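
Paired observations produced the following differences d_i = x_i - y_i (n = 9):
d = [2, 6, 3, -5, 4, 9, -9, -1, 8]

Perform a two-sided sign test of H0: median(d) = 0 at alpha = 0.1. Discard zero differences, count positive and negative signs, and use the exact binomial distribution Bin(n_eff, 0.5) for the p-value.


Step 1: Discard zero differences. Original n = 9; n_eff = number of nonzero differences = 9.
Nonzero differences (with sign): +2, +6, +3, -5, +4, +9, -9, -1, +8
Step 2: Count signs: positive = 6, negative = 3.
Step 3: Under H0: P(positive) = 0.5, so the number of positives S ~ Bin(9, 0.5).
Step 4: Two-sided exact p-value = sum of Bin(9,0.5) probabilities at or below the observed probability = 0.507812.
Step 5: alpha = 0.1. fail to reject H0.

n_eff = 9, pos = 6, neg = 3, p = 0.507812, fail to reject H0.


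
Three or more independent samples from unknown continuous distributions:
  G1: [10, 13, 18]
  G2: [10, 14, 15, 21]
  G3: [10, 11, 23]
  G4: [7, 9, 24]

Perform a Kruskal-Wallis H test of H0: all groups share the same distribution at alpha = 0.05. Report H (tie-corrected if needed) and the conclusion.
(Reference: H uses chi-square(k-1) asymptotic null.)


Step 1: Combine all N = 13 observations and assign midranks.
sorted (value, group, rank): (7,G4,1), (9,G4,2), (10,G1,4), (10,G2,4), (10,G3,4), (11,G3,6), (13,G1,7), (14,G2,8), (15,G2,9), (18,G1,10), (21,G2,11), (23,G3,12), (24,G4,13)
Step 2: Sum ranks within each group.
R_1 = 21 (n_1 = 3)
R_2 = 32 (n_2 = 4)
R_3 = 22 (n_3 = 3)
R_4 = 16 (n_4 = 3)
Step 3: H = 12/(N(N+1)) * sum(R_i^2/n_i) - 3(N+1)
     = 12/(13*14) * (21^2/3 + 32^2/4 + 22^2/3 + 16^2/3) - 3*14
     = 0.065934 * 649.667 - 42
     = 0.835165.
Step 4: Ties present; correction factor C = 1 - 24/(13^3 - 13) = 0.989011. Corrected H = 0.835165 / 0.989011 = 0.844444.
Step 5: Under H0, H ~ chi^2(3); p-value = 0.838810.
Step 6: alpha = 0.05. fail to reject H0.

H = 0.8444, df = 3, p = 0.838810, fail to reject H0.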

Work required – Write every line of the material above again, exactly.

Response to this task –
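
Paired observations produced the following differences d_i = x_i - y_i (n = 9):
d = [2, 6, 3, -5, 4, 9, -9, -1, 8]

Perform a two-sided sign test of H0: median(d) = 0 at alpha = 0.1. Discard zero differences, count positive and negative signs, and use the exact binomial distribution Bin(n_eff, 0.5) for the p-value.


Step 1: Discard zero differences. Original n = 9; n_eff = number of nonzero differences = 9.
Nonzero differences (with sign): +2, +6, +3, -5, +4, +9, -9, -1, +8
Step 2: Count signs: positive = 6, negative = 3.
Step 3: Under H0: P(positive) = 0.5, so the number of positives S ~ Bin(9, 0.5).
Step 4: Two-sided exact p-value = sum of Bin(9,0.5) probabilities at or below the observed probability = 0.507812.
Step 5: alpha = 0.1. fail to reject H0.

n_eff = 9, pos = 6, neg = 3, p = 0.507812, fail to reject H0.


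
Three or more independent samples from unknown continuous distributions:
  G1: [10, 13, 18]
  G2: [10, 14, 15, 21]
  G3: [10, 11, 23]
  G4: [7, 9, 24]

Perform a Kruskal-Wallis H test of H0: all groups share the same distribution at alpha = 0.05. Report H (tie-corrected if needed) and the conclusion.
(Reference: H uses chi-square(k-1) asymptotic null.)


Step 1: Combine all N = 13 observations and assign midranks.
sorted (value, group, rank): (7,G4,1), (9,G4,2), (10,G1,4), (10,G2,4), (10,G3,4), (11,G3,6), (13,G1,7), (14,G2,8), (15,G2,9), (18,G1,10), (21,G2,11), (23,G3,12), (24,G4,13)
Step 2: Sum ranks within each group.
R_1 = 21 (n_1 = 3)
R_2 = 32 (n_2 = 4)
R_3 = 22 (n_3 = 3)
R_4 = 16 (n_4 = 3)
Step 3: H = 12/(N(N+1)) * sum(R_i^2/n_i) - 3(N+1)
     = 12/(13*14) * (21^2/3 + 32^2/4 + 22^2/3 + 16^2/3) - 3*14
     = 0.065934 * 649.667 - 42
     = 0.835165.
Step 4: Ties present; correction factor C = 1 - 24/(13^3 - 13) = 0.989011. Corrected H = 0.835165 / 0.989011 = 0.844444.
Step 5: Under H0, H ~ chi^2(3); p-value = 0.838810.
Step 6: alpha = 0.05. fail to reject H0.

H = 0.8444, df = 3, p = 0.838810, fail to reject H0.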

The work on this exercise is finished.